(WHAT IS EXPECTED) Could you retype the whole listing, word for word?

(PROVIDED MATERIAL)
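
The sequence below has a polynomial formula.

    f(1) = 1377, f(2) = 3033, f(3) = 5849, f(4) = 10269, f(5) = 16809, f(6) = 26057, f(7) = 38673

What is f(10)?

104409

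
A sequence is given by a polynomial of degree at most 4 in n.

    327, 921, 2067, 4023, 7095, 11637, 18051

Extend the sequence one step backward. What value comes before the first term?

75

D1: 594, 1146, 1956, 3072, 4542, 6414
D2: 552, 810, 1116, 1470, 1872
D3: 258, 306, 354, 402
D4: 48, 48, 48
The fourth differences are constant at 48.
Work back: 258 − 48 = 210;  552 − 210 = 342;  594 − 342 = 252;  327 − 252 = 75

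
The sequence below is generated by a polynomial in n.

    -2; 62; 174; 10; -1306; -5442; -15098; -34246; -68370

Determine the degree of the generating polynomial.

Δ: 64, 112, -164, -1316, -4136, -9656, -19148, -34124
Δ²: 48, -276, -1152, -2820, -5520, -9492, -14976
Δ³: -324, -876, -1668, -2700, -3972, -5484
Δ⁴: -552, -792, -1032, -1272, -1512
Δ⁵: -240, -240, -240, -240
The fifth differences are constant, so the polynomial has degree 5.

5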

(ANSWER SPACE)
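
The sequence below has a polynomial formula.

    f(1) = 1377, f(2) = 3033, f(3) = 5849, f(4) = 10269, f(5) = 16809, f(6) = 26057, f(7) = 38673

What is f(10)?

104409

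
A sequence is given by a polynomial of degree at most 4 in n.

    327, 921, 2067, 4023, 7095, 11637, 18051

Extend the sequence one step backward. What value comes before the first term?

75

D1: 594, 1146, 1956, 3072, 4542, 6414
D2: 552, 810, 1116, 1470, 1872
D3: 258, 306, 354, 402
D4: 48, 48, 48
The fourth differences are constant at 48.
Work back: 258 − 48 = 210;  552 − 210 = 342;  594 − 342 = 252;  327 − 252 = 75

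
The sequence below is generated by a polynomial in n.

    -2; 62; 174; 10; -1306; -5442; -15098; -34246; -68370

Determine the degree of the generating polynomial.

Δ: 64, 112, -164, -1316, -4136, -9656, -19148, -34124
Δ²: 48, -276, -1152, -2820, -5520, -9492, -14976
Δ³: -324, -876, -1668, -2700, -3972, -5484
Δ⁴: -552, -792, -1032, -1272, -1512
Δ⁵: -240, -240, -240, -240
The fifth differences are constant, so the polynomial has degree 5.

5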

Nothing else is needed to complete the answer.